Problem details: The records are to be restated in their entirety, word for word.

Record set:
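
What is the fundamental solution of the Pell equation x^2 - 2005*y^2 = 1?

First expand sqrt(2005) as a continued fraction. With x_i = (sqrt(2005) + m_i)/d_i and (m_0, d_0) = (0, 1): a_0 = floor(sqrt(2005)) = 44, since 44^2 = 1936 <= 2005 < 2025 = 45^2.
Iterate m_{i+1} = d_i*a_i - m_i, d_{i+1} = (2005 - m_{i+1}^2)/d_i, a_{i+1} = floor((a_0 + m_{i+1})/d_{i+1}):
  m_1 = 1*44 - 0 = 44, d_1 = (2005 - 44^2)/1 = 69/1 = 69, a_1 = floor((44 + 44)/69) = 1.
  m_2 = 69*1 - 44 = 25, d_2 = (2005 - 25^2)/69 = 1380/69 = 20, a_2 = floor((44 + 25)/20) = 3.
  m_3 = 20*3 - 25 = 35, d_3 = (2005 - 35^2)/20 = 780/20 = 39, a_3 = floor((44 + 35)/39) = 2.
  m_4 = 39*2 - 35 = 43, d_4 = (2005 - 43^2)/39 = 156/39 = 4, a_4 = floor((44 + 43)/4) = 21.
  m_5 = 4*21 - 43 = 41, d_5 = (2005 - 41^2)/4 = 324/4 = 81, a_5 = floor((44 + 41)/81) = 1.
  m_6 = 81*1 - 41 = 40, d_6 = (2005 - 40^2)/81 = 405/81 = 5, a_6 = floor((44 + 40)/5) = 16.
  m_7 = 5*16 - 40 = 40, d_7 = (2005 - 40^2)/5 = 405/5 = 81, a_7 = floor((44 + 40)/81) = 1.
  m_8 = 81*1 - 40 = 41, d_8 = (2005 - 41^2)/81 = 324/81 = 4, a_8 = floor((44 + 41)/4) = 21.
  m_9 = 4*21 - 41 = 43, d_9 = (2005 - 43^2)/4 = 156/4 = 39, a_9 = floor((44 + 43)/39) = 2.
  m_10 = 39*2 - 43 = 35, d_10 = (2005 - 35^2)/39 = 780/39 = 20, a_10 = floor((44 + 35)/20) = 3.
  m_11 = 20*3 - 35 = 25, d_11 = (2005 - 25^2)/20 = 1380/20 = 69, a_11 = floor((44 + 25)/69) = 1.
  m_12 = 69*1 - 25 = 44, d_12 = (2005 - 44^2)/69 = 69/69 = 1, a_12 = floor((44 + 44)/1) = 88.
  m_13 = 1*88 - 44 = 44, d_13 = (2005 - 44^2)/1 = 69/1 = 69: (m_13, d_13) = (m_1, d_1) = (44, 69), so from here the quotients repeat a_1, ..., a_12; the period length is 12.
So sqrt(2005) = [44; (1, 3, 2, 21, 1, 16, 1, 21, 2, 3, 1, 88)] with period length k = 12.
k is even, so the fundamental solution of x^2 - 2005y^2 = 1 is (p_{k-1}, q_{k-1}) = (p_11, q_11); compute convergents through index 11.
Convergents (p_i = a_i*p_{i-1} + p_{i-2}, q_i = a_i*q_{i-1} + q_{i-2} with p_{-2}=0, p_{-1}=1, q_{-2}=1, q_{-1}=0):
  i=0: a_0=44, p_0 = 44*1 + 0 = 44, q_0 = 44*0 + 1 = 1.
  i=1: a_1=1, p_1 = 1*44 + 1 = 45, q_1 = 1*1 + 0 = 1.
  i=2: a_2=3, p_2 = 3*45 + 44 = 179, q_2 = 3*1 + 1 = 4.
  i=3: a_3=2, p_3 = 2*179 + 45 = 403, q_3 = 2*4 + 1 = 9.
  i=4: a_4=21, p_4 = 21*403 + 179 = 8642, q_4 = 21*9 + 4 = 193.
  i=5: a_5=1, p_5 = 1*8642 + 403 = 9045, q_5 = 1*193 + 9 = 202.
  i=6: a_6=16, p_6 = 16*9045 + 8642 = 153362, q_6 = 16*202 + 193 = 3425.
  i=7: a_7=1, p_7 = 1*153362 + 9045 = 162407, q_7 = 1*3425 + 202 = 3627.
  i=8: a_8=21, p_8 = 21*162407 + 153362 = 3563909, q_8 = 21*3627 + 3425 = 79592.
  i=9: a_9=2, p_9 = 2*3563909 + 162407 = 7290225, q_9 = 2*79592 + 3627 = 162811.
  i=10: a_10=3, p_10 = 3*7290225 + 3563909 = 25434584, q_10 = 3*162811 + 79592 = 568025.
  i=11: a_11=1, p_11 = 1*25434584 + 7290225 = 32724809, q_11 = 1*568025 + 162811 = 730836.
Check: 32724809^2 - 2005*730836^2 = 1070913124086481 - 1070913124086480 = 1, so (x, y) = (32724809, 730836) solves the equation, and by the theorem it is the least positive solution.

(x, y) = (32724809, 730836)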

Response to this exercise:
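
What is the fundamental solution of the Pell equation x^2 - 2005*y^2 = 1?

First expand sqrt(2005) as a continued fraction. With x_i = (sqrt(2005) + m_i)/d_i and (m_0, d_0) = (0, 1): a_0 = floor(sqrt(2005)) = 44, since 44^2 = 1936 <= 2005 < 2025 = 45^2.
Iterate m_{i+1} = d_i*a_i - m_i, d_{i+1} = (2005 - m_{i+1}^2)/d_i, a_{i+1} = floor((a_0 + m_{i+1})/d_{i+1}):
  m_1 = 1*44 - 0 = 44, d_1 = (2005 - 44^2)/1 = 69/1 = 69, a_1 = floor((44 + 44)/69) = 1.
  m_2 = 69*1 - 44 = 25, d_2 = (2005 - 25^2)/69 = 1380/69 = 20, a_2 = floor((44 + 25)/20) = 3.
  m_3 = 20*3 - 25 = 35, d_3 = (2005 - 35^2)/20 = 780/20 = 39, a_3 = floor((44 + 35)/39) = 2.
  m_4 = 39*2 - 35 = 43, d_4 = (2005 - 43^2)/39 = 156/39 = 4, a_4 = floor((44 + 43)/4) = 21.
  m_5 = 4*21 - 43 = 41, d_5 = (2005 - 41^2)/4 = 324/4 = 81, a_5 = floor((44 + 41)/81) = 1.
  m_6 = 81*1 - 41 = 40, d_6 = (2005 - 40^2)/81 = 405/81 = 5, a_6 = floor((44 + 40)/5) = 16.
  m_7 = 5*16 - 40 = 40, d_7 = (2005 - 40^2)/5 = 405/5 = 81, a_7 = floor((44 + 40)/81) = 1.
  m_8 = 81*1 - 40 = 41, d_8 = (2005 - 41^2)/81 = 324/81 = 4, a_8 = floor((44 + 41)/4) = 21.
  m_9 = 4*21 - 41 = 43, d_9 = (2005 - 43^2)/4 = 156/4 = 39, a_9 = floor((44 + 43)/39) = 2.
  m_10 = 39*2 - 43 = 35, d_10 = (2005 - 35^2)/39 = 780/39 = 20, a_10 = floor((44 + 35)/20) = 3.
  m_11 = 20*3 - 35 = 25, d_11 = (2005 - 25^2)/20 = 1380/20 = 69, a_11 = floor((44 + 25)/69) = 1.
  m_12 = 69*1 - 25 = 44, d_12 = (2005 - 44^2)/69 = 69/69 = 1, a_12 = floor((44 + 44)/1) = 88.
  m_13 = 1*88 - 44 = 44, d_13 = (2005 - 44^2)/1 = 69/1 = 69: (m_13, d_13) = (m_1, d_1) = (44, 69), so from here the quotients repeat a_1, ..., a_12; the period length is 12.
So sqrt(2005) = [44; (1, 3, 2, 21, 1, 16, 1, 21, 2, 3, 1, 88)] with period length k = 12.
k is even, so the fundamental solution of x^2 - 2005y^2 = 1 is (p_{k-1}, q_{k-1}) = (p_11, q_11); compute convergents through index 11.
Convergents (p_i = a_i*p_{i-1} + p_{i-2}, q_i = a_i*q_{i-1} + q_{i-2} with p_{-2}=0, p_{-1}=1, q_{-2}=1, q_{-1}=0):
  i=0: a_0=44, p_0 = 44*1 + 0 = 44, q_0 = 44*0 + 1 = 1.
  i=1: a_1=1, p_1 = 1*44 + 1 = 45, q_1 = 1*1 + 0 = 1.
  i=2: a_2=3, p_2 = 3*45 + 44 = 179, q_2 = 3*1 + 1 = 4.
  i=3: a_3=2, p_3 = 2*179 + 45 = 403, q_3 = 2*4 + 1 = 9.
  i=4: a_4=21, p_4 = 21*403 + 179 = 8642, q_4 = 21*9 + 4 = 193.
  i=5: a_5=1, p_5 = 1*8642 + 403 = 9045, q_5 = 1*193 + 9 = 202.
  i=6: a_6=16, p_6 = 16*9045 + 8642 = 153362, q_6 = 16*202 + 193 = 3425.
  i=7: a_7=1, p_7 = 1*153362 + 9045 = 162407, q_7 = 1*3425 + 202 = 3627.
  i=8: a_8=21, p_8 = 21*162407 + 153362 = 3563909, q_8 = 21*3627 + 3425 = 79592.
  i=9: a_9=2, p_9 = 2*3563909 + 162407 = 7290225, q_9 = 2*79592 + 3627 = 162811.
  i=10: a_10=3, p_10 = 3*7290225 + 3563909 = 25434584, q_10 = 3*162811 + 79592 = 568025.
  i=11: a_11=1, p_11 = 1*25434584 + 7290225 = 32724809, q_11 = 1*568025 + 162811 = 730836.
Check: 32724809^2 - 2005*730836^2 = 1070913124086481 - 1070913124086480 = 1, so (x, y) = (32724809, 730836) solves the equation, and by the theorem it is the least positive solution.

(x, y) = (32724809, 730836)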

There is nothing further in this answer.